● ABOUT THIS TASK:
Copy the lines below verbatim, but only from the line containing "A go-kart travelling" through the end of the data.
START INFORMATION GIVEN
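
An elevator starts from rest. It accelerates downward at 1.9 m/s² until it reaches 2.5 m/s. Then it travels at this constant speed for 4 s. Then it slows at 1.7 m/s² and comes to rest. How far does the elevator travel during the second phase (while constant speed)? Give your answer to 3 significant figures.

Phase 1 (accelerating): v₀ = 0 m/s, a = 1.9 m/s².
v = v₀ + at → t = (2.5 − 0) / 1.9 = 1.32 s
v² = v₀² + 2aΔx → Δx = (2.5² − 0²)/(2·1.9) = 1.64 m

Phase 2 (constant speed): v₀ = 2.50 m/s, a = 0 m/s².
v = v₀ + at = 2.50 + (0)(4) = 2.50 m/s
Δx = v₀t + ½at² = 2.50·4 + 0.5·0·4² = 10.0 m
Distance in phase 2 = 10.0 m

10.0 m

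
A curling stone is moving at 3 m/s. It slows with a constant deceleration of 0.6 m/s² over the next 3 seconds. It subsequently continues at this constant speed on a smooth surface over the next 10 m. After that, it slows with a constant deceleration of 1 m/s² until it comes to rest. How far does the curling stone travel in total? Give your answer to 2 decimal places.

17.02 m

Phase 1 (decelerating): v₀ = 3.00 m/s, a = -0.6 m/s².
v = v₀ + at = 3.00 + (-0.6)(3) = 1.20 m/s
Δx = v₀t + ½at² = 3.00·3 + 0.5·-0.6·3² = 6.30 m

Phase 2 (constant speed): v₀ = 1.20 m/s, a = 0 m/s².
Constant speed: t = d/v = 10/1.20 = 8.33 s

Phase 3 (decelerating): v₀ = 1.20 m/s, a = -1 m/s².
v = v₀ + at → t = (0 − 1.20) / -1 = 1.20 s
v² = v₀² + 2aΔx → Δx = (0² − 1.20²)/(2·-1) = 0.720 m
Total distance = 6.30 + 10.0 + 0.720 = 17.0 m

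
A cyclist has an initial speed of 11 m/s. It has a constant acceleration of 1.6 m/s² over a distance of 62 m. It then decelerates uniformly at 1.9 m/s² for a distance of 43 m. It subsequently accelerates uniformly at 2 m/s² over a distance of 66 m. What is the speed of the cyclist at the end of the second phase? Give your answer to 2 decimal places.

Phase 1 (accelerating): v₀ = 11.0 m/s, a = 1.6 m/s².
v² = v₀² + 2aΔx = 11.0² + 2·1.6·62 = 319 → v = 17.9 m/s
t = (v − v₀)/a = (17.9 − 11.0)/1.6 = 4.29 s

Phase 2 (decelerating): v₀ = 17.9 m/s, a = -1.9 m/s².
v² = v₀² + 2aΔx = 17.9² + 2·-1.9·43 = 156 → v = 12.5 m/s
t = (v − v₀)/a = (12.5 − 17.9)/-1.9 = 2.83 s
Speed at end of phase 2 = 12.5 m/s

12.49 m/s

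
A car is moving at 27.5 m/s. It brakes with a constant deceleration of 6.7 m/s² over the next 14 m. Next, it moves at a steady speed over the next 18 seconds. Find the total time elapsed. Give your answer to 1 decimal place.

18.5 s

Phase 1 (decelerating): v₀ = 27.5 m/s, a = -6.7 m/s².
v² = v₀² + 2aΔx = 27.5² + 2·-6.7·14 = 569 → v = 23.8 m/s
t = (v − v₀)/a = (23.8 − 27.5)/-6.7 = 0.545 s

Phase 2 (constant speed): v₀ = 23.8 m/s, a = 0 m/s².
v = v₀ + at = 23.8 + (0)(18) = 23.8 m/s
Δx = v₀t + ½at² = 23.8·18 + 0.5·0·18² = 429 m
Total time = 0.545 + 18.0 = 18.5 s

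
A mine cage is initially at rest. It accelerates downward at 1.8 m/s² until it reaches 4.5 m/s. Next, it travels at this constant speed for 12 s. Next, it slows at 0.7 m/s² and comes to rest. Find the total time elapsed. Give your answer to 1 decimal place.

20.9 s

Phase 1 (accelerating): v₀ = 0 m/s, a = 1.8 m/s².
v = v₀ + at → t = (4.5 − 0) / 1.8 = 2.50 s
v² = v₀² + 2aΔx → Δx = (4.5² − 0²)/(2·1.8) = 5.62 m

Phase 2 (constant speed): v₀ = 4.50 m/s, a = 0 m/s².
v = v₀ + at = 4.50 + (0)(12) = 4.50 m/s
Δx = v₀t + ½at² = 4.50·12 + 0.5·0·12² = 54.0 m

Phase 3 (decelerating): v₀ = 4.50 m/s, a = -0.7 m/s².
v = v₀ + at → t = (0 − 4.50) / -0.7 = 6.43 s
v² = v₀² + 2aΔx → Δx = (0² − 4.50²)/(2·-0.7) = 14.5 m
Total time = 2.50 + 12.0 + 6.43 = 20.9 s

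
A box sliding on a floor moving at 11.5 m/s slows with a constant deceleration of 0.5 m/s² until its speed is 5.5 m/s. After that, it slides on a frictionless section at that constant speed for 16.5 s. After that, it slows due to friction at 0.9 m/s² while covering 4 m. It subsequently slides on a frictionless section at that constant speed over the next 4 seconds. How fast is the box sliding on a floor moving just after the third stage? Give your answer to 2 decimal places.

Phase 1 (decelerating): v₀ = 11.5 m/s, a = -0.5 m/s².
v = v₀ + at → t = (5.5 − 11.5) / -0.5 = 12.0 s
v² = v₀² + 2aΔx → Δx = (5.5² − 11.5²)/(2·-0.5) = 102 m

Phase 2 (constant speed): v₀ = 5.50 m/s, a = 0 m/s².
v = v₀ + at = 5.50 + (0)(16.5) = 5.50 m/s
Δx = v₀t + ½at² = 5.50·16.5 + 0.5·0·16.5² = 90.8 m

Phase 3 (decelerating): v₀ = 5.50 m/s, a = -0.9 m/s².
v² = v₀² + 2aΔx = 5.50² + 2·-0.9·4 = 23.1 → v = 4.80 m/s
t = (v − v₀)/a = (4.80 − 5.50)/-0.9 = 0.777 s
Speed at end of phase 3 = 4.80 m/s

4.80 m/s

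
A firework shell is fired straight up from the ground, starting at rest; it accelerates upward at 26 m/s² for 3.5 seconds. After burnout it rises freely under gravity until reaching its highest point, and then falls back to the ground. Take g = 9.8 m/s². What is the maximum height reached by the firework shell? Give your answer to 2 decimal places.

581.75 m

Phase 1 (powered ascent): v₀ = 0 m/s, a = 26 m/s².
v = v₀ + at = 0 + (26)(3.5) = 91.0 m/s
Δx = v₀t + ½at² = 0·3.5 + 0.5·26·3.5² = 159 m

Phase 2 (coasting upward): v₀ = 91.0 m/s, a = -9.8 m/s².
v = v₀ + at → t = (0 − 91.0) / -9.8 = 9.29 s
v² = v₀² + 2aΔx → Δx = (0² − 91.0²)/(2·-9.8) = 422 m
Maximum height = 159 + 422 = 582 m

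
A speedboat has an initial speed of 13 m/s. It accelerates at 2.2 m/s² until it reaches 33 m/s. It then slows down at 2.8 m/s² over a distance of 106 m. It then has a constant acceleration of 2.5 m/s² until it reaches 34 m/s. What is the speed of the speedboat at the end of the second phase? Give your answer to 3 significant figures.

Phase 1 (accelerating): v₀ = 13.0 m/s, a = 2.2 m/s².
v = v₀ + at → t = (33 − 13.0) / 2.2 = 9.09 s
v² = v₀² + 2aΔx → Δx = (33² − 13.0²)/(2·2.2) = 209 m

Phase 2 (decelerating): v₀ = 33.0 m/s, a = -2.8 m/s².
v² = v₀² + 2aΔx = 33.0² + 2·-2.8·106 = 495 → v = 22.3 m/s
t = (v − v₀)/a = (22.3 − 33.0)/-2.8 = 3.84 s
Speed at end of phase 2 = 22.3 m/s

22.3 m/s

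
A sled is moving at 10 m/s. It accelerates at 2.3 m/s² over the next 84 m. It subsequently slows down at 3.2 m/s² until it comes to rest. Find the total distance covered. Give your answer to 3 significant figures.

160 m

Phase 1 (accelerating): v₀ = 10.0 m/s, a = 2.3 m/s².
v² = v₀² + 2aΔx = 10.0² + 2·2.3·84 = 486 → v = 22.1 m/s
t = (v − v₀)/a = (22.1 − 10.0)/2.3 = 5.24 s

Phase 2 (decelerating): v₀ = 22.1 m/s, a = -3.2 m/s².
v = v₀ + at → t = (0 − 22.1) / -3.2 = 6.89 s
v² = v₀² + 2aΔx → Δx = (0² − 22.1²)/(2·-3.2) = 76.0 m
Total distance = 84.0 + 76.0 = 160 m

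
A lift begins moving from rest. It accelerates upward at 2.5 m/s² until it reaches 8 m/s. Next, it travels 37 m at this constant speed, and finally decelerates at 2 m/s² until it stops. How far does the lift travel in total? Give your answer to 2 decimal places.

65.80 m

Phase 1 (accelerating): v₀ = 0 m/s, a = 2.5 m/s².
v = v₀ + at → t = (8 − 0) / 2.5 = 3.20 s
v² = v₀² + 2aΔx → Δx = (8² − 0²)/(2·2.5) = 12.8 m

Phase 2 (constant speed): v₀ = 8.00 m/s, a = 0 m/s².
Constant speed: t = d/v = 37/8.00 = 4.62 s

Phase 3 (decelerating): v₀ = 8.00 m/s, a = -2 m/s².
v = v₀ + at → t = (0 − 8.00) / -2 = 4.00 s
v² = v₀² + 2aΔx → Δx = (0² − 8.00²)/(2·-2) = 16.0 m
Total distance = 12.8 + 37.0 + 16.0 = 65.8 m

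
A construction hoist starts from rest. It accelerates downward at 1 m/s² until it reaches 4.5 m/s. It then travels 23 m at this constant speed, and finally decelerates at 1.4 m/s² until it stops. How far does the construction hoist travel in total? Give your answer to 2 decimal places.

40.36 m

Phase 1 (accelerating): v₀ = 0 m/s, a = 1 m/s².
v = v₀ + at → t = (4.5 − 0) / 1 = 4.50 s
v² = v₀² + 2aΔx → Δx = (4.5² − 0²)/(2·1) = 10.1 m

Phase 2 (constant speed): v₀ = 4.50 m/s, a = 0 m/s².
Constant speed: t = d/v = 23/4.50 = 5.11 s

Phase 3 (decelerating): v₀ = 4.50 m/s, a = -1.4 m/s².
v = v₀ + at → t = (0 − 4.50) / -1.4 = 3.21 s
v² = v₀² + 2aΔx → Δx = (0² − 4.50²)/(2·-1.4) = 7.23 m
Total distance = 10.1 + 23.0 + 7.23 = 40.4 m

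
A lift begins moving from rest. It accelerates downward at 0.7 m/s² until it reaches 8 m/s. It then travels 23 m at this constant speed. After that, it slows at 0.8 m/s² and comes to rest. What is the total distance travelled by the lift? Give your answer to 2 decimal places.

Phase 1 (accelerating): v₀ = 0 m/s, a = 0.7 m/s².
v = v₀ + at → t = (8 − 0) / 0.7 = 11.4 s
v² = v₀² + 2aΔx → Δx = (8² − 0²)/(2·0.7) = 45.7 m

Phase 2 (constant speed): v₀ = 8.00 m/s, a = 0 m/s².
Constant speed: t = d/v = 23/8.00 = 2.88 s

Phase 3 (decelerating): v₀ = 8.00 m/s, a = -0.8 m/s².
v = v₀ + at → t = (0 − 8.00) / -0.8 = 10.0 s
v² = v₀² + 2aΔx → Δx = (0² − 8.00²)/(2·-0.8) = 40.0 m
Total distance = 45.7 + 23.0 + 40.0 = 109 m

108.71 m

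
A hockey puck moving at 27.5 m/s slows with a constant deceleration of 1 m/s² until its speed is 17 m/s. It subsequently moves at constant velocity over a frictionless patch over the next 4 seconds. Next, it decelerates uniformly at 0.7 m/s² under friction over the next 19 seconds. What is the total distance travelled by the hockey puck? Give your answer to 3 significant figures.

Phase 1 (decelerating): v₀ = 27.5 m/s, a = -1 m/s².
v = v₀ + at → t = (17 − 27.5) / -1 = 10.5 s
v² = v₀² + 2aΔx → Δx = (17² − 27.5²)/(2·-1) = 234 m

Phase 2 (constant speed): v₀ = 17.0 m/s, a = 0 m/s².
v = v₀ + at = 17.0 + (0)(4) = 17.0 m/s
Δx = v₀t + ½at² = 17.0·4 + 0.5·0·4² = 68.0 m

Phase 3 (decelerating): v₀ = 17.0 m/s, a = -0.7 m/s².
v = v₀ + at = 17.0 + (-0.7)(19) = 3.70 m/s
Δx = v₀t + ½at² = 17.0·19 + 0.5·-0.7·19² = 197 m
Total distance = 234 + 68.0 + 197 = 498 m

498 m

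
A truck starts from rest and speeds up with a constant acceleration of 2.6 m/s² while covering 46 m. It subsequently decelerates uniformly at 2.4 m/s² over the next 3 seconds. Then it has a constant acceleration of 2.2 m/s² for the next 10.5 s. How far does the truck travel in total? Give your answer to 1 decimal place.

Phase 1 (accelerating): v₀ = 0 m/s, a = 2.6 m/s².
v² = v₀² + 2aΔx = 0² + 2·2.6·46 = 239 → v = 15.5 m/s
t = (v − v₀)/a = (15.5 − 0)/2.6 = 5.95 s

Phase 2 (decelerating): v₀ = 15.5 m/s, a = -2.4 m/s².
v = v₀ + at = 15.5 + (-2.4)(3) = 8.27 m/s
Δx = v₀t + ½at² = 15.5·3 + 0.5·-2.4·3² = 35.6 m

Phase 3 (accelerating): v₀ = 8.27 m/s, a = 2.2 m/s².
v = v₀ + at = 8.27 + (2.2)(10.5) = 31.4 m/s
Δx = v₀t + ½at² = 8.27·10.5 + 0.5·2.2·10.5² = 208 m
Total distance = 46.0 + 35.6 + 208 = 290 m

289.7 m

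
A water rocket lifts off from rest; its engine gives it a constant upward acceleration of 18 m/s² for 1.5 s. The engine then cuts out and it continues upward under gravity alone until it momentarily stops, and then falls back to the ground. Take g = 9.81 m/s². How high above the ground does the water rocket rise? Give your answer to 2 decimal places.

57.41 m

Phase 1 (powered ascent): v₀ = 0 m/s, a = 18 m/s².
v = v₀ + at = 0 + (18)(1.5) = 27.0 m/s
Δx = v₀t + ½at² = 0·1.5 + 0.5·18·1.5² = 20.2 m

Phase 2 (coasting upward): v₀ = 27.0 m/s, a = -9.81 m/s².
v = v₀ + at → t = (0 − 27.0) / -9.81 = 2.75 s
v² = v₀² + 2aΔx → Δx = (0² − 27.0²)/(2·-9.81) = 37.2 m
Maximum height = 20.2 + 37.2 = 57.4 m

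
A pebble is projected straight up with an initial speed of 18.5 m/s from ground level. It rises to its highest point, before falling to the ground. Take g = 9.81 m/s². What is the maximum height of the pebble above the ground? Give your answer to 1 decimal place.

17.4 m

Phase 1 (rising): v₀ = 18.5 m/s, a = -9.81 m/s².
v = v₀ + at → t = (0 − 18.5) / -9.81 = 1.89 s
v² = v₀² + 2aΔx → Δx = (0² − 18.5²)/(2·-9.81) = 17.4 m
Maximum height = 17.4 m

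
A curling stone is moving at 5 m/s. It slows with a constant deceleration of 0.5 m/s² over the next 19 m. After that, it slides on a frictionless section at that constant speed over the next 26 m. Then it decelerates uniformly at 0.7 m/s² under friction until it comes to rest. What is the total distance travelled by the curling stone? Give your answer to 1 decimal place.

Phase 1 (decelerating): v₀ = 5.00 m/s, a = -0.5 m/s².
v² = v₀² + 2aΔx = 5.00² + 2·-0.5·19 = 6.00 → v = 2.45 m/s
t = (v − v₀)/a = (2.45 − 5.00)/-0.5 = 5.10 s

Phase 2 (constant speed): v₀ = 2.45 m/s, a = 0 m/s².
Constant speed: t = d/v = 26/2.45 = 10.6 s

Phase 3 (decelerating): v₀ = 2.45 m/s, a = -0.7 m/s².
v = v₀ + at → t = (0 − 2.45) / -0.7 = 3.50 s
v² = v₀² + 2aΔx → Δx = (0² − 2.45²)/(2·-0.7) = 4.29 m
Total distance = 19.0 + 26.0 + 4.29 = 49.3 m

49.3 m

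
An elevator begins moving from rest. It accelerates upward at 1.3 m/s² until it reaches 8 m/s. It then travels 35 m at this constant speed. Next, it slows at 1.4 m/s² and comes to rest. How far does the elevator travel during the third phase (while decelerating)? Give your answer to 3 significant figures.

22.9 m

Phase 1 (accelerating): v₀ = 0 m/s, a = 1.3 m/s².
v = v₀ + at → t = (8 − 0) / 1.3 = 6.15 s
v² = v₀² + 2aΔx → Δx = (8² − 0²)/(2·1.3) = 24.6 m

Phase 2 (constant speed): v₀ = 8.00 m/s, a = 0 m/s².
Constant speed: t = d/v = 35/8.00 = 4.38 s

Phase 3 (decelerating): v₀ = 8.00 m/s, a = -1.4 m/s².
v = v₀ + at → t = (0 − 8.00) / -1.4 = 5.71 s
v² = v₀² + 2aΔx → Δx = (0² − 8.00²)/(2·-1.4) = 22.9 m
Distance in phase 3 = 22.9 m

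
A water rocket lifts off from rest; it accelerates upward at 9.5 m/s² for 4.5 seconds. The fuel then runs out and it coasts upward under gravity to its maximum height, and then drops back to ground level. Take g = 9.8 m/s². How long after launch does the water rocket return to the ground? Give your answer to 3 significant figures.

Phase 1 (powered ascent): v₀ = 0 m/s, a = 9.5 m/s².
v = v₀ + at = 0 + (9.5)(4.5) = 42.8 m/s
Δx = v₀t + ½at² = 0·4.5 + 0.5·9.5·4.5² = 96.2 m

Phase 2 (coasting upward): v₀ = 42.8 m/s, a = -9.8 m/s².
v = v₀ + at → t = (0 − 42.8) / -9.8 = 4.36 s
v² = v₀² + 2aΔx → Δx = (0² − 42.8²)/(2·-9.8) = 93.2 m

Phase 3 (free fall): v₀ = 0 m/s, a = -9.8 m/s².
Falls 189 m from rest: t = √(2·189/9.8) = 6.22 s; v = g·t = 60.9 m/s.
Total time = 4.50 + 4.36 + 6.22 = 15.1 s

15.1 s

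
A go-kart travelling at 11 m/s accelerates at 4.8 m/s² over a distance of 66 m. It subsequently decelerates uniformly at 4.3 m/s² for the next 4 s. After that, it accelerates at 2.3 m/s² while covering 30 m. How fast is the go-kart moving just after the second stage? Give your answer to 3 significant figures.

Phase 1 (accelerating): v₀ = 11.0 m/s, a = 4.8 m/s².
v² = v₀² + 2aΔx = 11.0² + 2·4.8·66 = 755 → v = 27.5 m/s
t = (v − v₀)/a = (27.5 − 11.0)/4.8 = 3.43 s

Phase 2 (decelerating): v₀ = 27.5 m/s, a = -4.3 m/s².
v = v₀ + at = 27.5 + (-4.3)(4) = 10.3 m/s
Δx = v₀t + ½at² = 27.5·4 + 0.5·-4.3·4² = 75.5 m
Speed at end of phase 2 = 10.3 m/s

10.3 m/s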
END INFORMATION GIVEN
● WRITTEN RESPONSE:
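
A go-kart travelling at 11 m/s accelerates at 4.8 m/s² over a distance of 66 m. It subsequently decelerates uniformly at 4.3 m/s² for the next 4 s. After that, it accelerates at 2.3 m/s² while covering 30 m. How fast is the go-kart moving just after the second stage? Give your answer to 3 significant figures.

Phase 1 (accelerating): v₀ = 11.0 m/s, a = 4.8 m/s².
v² = v₀² + 2aΔx = 11.0² + 2·4.8·66 = 755 → v = 27.5 m/s
t = (v − v₀)/a = (27.5 − 11.0)/4.8 = 3.43 s

Phase 2 (decelerating): v₀ = 27.5 m/s, a = -4.3 m/s².
v = v₀ + at = 27.5 + (-4.3)(4) = 10.3 m/s
Δx = v₀t + ½at² = 27.5·4 + 0.5·-4.3·4² = 75.5 m
Speed at end of phase 2 = 10.3 m/s

10.3 m/s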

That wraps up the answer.